▶ _Work instruction_:
Throughout the records below, find the lines with the string "Answer" and give how many there are, nothing else.

*** Data excerpts ***

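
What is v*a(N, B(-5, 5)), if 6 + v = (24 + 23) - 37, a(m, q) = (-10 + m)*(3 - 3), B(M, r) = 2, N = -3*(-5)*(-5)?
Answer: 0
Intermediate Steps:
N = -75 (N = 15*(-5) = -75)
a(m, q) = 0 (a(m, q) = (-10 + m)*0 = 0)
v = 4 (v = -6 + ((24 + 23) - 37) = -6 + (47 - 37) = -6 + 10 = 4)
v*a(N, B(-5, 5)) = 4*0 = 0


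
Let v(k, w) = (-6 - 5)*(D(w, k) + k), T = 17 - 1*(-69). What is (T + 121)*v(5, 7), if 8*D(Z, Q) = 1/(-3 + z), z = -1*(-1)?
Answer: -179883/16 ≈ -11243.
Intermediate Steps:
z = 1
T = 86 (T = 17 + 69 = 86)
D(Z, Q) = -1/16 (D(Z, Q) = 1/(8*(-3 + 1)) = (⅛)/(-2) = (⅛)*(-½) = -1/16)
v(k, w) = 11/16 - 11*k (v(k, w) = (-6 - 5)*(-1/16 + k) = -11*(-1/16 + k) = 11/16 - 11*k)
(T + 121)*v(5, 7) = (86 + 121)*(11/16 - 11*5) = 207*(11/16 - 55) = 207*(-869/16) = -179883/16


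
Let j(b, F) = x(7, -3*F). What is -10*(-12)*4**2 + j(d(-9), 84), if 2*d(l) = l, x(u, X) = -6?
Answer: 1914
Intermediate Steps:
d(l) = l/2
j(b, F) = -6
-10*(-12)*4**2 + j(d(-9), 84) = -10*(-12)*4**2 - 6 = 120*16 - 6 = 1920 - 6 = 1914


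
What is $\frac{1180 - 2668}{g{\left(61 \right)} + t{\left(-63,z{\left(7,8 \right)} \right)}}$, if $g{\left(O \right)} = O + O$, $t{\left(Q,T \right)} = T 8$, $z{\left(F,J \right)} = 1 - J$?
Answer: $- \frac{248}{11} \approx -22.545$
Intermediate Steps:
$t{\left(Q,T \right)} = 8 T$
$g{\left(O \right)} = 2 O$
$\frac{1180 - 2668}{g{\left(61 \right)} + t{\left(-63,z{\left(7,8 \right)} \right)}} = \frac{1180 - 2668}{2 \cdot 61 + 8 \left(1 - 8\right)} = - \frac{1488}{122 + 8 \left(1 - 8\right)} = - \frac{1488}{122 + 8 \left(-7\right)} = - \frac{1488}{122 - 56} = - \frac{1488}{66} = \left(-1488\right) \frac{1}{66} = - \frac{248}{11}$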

***
*** Data excerpts ***

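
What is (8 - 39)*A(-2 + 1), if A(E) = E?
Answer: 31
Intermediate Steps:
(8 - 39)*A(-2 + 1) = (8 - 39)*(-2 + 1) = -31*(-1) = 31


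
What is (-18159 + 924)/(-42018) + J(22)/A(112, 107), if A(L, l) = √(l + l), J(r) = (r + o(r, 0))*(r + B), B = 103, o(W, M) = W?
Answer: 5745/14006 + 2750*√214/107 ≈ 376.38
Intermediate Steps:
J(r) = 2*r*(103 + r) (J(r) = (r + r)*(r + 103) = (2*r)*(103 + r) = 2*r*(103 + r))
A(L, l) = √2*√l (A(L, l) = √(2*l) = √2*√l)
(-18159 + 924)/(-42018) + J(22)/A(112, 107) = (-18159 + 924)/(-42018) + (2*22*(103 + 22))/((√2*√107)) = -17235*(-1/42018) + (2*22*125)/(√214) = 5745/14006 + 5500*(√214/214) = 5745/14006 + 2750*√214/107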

***

▶ _Exercise response_:
6